# Prompt:
Go through the records and filter out every line lacking the word "functions"; copy the lines that remain.
>>>>>
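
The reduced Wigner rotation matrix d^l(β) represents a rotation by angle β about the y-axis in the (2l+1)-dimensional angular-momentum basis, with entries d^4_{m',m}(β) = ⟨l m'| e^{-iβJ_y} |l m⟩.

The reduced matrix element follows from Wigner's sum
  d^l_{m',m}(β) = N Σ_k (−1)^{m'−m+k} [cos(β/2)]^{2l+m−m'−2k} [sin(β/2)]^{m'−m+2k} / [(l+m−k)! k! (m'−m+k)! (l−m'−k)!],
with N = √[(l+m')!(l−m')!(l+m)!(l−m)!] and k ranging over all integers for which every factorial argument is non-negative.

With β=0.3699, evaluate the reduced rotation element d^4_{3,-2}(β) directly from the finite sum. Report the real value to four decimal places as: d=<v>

d^4_{3,-2}(β=0.3699) via Wigner's sum:
Half-angle: c=0.982945, s=0.183897. N=√(5040·1·2·720)=2693.993318
Admissible k: 0..1 (factorial args all ≥0)
  k=0: (−1)^5·2693.9933/(240)·0.9829^3·0.1839^5 = -0.002242
  k=1: (−1)^6·2693.9933/(720)·0.9829^1·0.1839^7 = +0.000026
d^4_{3,-2}(0.3699) = -0.002242 +0.000026 = -0.002216

d=-0.0022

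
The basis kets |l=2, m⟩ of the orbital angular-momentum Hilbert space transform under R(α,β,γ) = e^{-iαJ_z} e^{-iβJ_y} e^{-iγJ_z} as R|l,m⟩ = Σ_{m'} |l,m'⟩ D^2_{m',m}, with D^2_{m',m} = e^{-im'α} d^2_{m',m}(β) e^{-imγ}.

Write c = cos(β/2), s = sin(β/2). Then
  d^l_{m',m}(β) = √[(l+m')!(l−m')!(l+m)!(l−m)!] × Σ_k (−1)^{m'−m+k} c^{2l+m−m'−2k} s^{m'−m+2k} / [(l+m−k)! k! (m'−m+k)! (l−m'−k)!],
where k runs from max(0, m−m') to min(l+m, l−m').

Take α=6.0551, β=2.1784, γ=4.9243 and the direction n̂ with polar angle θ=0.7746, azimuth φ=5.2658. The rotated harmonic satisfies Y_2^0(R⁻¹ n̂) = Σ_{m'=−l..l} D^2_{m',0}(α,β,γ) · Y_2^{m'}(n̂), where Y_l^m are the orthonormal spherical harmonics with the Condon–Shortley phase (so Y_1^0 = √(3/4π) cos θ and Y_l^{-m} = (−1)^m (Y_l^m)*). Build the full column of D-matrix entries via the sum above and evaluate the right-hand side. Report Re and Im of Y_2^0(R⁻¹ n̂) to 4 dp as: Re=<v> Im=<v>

Need the full column D^2_{m',0} for m'=−2..2 at α=6.0551, β=2.1784, γ=4.9243.
cos(β/2)=0.463195, sin(β/2)=0.886257
d^2_{-2,0}: single k=2 term ⇒ +0.412783;  D = +0.370574-0.181836i
d^2_{-1,0}: k∈[1..2] ⇒ +0.215737 -0.789801 = -0.574063;  D = -0.559196+0.129803i
d^2_{0,0}: k∈[0..2] ⇒ +0.046031 -0.674071 +0.616933 = -0.011107;  D = -0.011107+0.000000i
d^2_{1,0}: k∈[0..1] ⇒ -0.215737 +0.789801 = +0.574063;  D = +0.559196+0.129803i
d^2_{2,0}: single k=0 term ⇒ +0.412783;  D = +0.370574+0.181836i
Y_2^{m'}(θ=0.7746,φ=5.2658) and Σ D·Y over m':
  (+0.3706-0.1818i)·(-0.0846+0.1690i)  (-0.5592+0.1298i)·(+0.2030+0.3285i)  (-0.0111+0.0000i)·(+0.1679+0.0000i)  (+0.5592+0.1298i)·(-0.2030+0.3285i)  (+0.3706+0.1818i)·(-0.0846-0.1690i)
Y_2^0(R⁻¹ n̂) = -0.315380+0.000000i

Re=-0.3154 Im=0.0000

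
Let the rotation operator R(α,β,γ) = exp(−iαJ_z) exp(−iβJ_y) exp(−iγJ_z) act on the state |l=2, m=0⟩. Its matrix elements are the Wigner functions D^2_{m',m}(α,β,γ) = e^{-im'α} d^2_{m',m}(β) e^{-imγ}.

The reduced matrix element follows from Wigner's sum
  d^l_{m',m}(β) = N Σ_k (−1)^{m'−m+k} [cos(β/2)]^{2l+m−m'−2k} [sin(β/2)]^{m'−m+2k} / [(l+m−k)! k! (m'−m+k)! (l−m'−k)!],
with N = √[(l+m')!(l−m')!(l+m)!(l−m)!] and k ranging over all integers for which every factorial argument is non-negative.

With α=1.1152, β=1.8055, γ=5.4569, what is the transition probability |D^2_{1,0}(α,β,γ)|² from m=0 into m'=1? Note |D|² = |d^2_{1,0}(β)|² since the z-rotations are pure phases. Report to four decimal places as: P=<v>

Split into d^2_{1,0}(β=1.8055) × two z-phases.
Half-angle: c=0.619453, s=0.785033. N=√(6·1·2·2)=4.898979
k∈{0,1} keeps every argument non-negative
  k=0: (−1)^1·4.8990/(2)·0.6195^3·0.7850^1 = -0.457077
  k=1: (−1)^2·4.8990/(2)·0.6195^1·0.7850^3 = +0.734089
d^2_{1,0}(1.8055) = -0.457077 +0.734089 = +0.277011
|D^2_{1,0}|² = |d^2_{1,0}(β)|² = (+0.277011)² = 0.076735 (the z-rotation phases have unit modulus)

P=0.0767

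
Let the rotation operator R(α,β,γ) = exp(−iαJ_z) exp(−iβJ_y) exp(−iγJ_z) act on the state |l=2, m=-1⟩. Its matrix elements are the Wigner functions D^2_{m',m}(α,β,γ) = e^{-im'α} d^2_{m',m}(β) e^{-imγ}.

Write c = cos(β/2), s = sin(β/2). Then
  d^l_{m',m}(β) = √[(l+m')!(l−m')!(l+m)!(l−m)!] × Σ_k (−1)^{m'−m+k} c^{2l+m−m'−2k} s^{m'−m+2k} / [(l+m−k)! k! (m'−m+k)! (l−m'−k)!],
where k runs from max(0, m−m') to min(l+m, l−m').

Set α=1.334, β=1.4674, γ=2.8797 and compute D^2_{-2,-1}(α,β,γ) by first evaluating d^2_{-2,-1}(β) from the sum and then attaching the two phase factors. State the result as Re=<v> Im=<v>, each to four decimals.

Re=0.4068 Im=-0.3681

First d^2_{-2,-1}(β=1.4674), then the phase factors e^{-i(-2)α} and e^{-i(-1)γ}:
c=cos(1.4674/2)=0.742702, s=sin(1.4674/2)=0.669622; N=√[1·24·1·6]=12.000000
The bounds max(0,m−m')=1 and min(l+m,l−m')=1 give 1 term
  k=1: (−1)^0·12.0000/(6)·0.7427^3·0.6696^1 = +0.548660
d^2_{-2,-1}(1.4674) = +0.548660
D = (-0.889935+0.456086i)·(+0.548660)·(-0.965902+0.258909i) = +0.406834-0.368122i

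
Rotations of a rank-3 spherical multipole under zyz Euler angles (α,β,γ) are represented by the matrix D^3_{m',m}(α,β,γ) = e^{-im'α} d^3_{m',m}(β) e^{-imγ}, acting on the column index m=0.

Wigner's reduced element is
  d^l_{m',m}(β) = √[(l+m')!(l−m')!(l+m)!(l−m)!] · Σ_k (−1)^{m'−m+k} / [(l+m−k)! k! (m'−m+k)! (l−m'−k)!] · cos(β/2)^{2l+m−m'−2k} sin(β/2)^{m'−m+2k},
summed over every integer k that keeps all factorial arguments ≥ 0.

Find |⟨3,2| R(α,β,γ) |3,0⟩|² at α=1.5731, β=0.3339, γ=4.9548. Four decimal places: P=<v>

P=0.0193

Split into d^3_{2,0}(β=0.3339) × two z-phases.
c=cos(0.3339/2)=0.986096, s=sin(0.3339/2)=0.166176; N=√[120·1·6·6]=65.726707
k: max(0,(0)−(2))=0 … min(3+(0),3−(2))=1
  k=0: (−1)^2·65.7267/(12)·0.9861^4·0.1662^2 = +0.143012
  k=1: (−1)^3·65.7267/(12)·0.9861^2·0.1662^4 = -0.004061
d^3_{2,0}(0.3339) = +0.143012 -0.004061 = +0.138950
|D^3_{2,0}|² = |d^3_{2,0}(β)|² = (+0.138950)² = 0.019307 (the z-rotation phases have unit modulus)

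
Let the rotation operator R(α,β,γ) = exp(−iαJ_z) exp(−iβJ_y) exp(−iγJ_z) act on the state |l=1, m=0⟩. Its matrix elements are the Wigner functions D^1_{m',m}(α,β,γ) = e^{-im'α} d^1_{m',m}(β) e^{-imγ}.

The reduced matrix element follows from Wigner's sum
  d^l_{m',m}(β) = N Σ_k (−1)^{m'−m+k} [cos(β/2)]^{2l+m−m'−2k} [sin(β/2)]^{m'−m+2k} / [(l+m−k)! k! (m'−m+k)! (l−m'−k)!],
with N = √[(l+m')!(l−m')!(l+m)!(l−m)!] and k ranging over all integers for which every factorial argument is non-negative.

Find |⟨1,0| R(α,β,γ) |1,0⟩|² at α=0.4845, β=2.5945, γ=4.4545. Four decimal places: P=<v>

P=0.7294

First d^1_{0,0}(β=2.5945), then the phase factors e^{-i(0)α} and e^{-i(0)γ}:
Half-angle: c=0.270148, s=0.962819. N=√(1·1·1·1)=1.000000
The bounds max(0,m−m')=0 and min(l+m,l−m')=1 give 2 terms
  k=0: (−1)^0·1.0000/(1)·0.2701^2·0.9628^0 = +0.072980
  k=1: (−1)^1·1.0000/(1)·0.2701^0·0.9628^2 = -0.927020
d^1_{0,0}(2.5945) = +0.072980 -0.927020 = -0.854041
|D^1_{0,0}|² = |d^1_{0,0}(β)|² = (-0.854041)² = 0.729385 (the z-rotation phases have unit modulus)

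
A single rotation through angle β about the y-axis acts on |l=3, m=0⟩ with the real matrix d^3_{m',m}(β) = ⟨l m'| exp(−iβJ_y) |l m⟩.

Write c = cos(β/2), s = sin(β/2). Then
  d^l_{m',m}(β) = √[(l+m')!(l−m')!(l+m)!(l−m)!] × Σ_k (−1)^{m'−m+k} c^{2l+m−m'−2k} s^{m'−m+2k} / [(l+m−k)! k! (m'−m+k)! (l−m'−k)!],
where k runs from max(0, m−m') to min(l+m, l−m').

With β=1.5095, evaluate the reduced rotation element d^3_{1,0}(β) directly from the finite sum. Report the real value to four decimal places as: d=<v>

d^3_{1,0}(β=1.5095) via Wigner's sum:
c=cos(1.5095/2)=0.728443, s=sin(1.5095/2)=0.685107; N=√[24·2·6·6]=41.569219
The bounds max(0,m−m')=0 and min(l+m,l−m')=2 give 3 terms
  k=0: (−1)^1·41.5692/(12)·0.7284^5·0.6851^1 = -0.486773
  k=1: (−1)^2·41.5692/(4)·0.7284^3·0.6851^3 = +1.291733
  k=2: (−1)^3·41.5692/(12)·0.7284^1·0.6851^5 = -0.380870
d^3_{1,0}(1.5095) = -0.486773 +1.291733 -0.380870 = +0.424090

d=0.4241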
<<<<<
# Reply:
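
Let the rotation operator R(α,β,γ) = exp(−iαJ_z) exp(−iβJ_y) exp(−iγJ_z) act on the state |l=2, m=0⟩. Its matrix elements are the Wigner functions D^2_{m',m}(α,β,γ) = e^{-im'α} d^2_{m',m}(β) e^{-imγ}.
Let the rotation operator R(α,β,γ) = exp(−iαJ_z) exp(−iβJ_y) exp(−iγJ_z) act on the state |l=2, m=-1⟩. Its matrix elements are the Wigner functions D^2_{m',m}(α,β,γ) = e^{-im'α} d^2_{m',m}(β) e^{-imγ}.
Let the rotation operator R(α,β,γ) = exp(−iαJ_z) exp(−iβJ_y) exp(−iγJ_z) act on the state |l=1, m=0⟩. Its matrix elements are the Wigner functions D^1_{m',m}(α,β,γ) = e^{-im'α} d^1_{m',m}(β) e^{-imγ}.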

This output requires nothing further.